[Exercise details]
Word for word, give the listing below again.

[Given records]
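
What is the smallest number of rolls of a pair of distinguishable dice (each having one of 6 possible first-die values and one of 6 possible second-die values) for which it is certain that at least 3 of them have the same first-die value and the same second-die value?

There are 6 × 6 = 36 (first-die value, second-die value) combinations acting as pigeonholes.
With 36 × 2 = 72 rolls of a pair of distinguishable dice we could place exactly 2 in each, with no (first-die value, second-die value) pair reaching 3.
One more forces some (first-die value, second-die value) pair to hold 3, so 72 + 1 = 73.

73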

[Answer box]
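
What is the smallest number of rolls of a pair of distinguishable dice (each having one of 6 possible first-die values and one of 6 possible second-die values) for which it is certain that at least 3 of them have the same first-die value and the same second-die value?

There are 6 × 6 = 36 (first-die value, second-die value) combinations acting as pigeonholes.
With 36 × 2 = 72 rolls of a pair of distinguishable dice we could place exactly 2 in each, with no (first-die value, second-die value) pair reaching 3.
One more forces some (first-die value, second-die value) pair to hold 3, so 72 + 1 = 73.

73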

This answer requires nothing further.